▶ [About this task] Take the entries below and reproduce them word for word.

▶ [Information given]
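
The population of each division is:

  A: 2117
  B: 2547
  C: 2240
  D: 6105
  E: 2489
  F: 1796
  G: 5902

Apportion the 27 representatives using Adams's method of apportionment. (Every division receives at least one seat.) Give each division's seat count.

Standard divisor 23196/27 ≈ 859.111; standard quotas: A 2.464, B 2.965, C 2.607, D 7.106, E 2.897, F 2.091, G 6.870.
Rounding up gives 3, 3, 3, 8, 3, 3, 7 = 30 seats, so the divisor must be adjusted.
With modified divisor 1000: modified quotas A 2.117, B 2.547, C 2.240, D 6.105, E 2.489, F 1.796, G 5.902.
Rounding up: A 3, B 3, C 3, D 7, E 3, F 2, G 6 (total 27).

A 3, B 3, C 3, D 7, E 3, F 2, G 6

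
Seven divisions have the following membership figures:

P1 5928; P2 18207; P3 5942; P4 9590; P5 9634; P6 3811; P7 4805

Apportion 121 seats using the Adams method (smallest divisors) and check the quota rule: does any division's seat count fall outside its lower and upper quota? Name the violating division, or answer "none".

P2

Standard quotas: P1 12.385, P2 38.038, P3 12.414, P4 20.035, P5 20.127, P6 7.962, P7 10.039.
Adams allocation: P1 13, P2 37, P3 13, P4 20, P5 20, P6 8, P7 10.
P2 has quota 38.038 (lower 38, upper 39) but receives 37 — outside the quota interval.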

▶ [Finished task]
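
The population of each division is:

  A: 2117
  B: 2547
  C: 2240
  D: 6105
  E: 2489
  F: 1796
  G: 5902

Apportion the 27 representatives using Adams's method of apportionment. (Every division receives at least one seat.) Give each division's seat count.

Standard divisor 23196/27 ≈ 859.111; standard quotas: A 2.464, B 2.965, C 2.607, D 7.106, E 2.897, F 2.091, G 6.870.
Rounding up gives 3, 3, 3, 8, 3, 3, 7 = 30 seats, so the divisor must be adjusted.
With modified divisor 1000: modified quotas A 2.117, B 2.547, C 2.240, D 6.105, E 2.489, F 1.796, G 5.902.
Rounding up: A 3, B 3, C 3, D 7, E 3, F 2, G 6 (total 27).

A 3, B 3, C 3, D 7, E 3, F 2, G 6

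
Seven divisions have the following membership figures:

P1 5928; P2 18207; P3 5942; P4 9590; P5 9634; P6 3811; P7 4805

Apportion 121 seats using the Adams method (smallest divisors) and check the quota rule: does any division's seat count fall outside its lower and upper quota? Name the violating division, or answer "none".

P2

Standard quotas: P1 12.385, P2 38.038, P3 12.414, P4 20.035, P5 20.127, P6 7.962, P7 10.039.
Adams allocation: P1 13, P2 37, P3 13, P4 20, P5 20, P6 8, P7 10.
P2 has quota 38.038 (lower 38, upper 39) but receives 37 — outside the quota interval.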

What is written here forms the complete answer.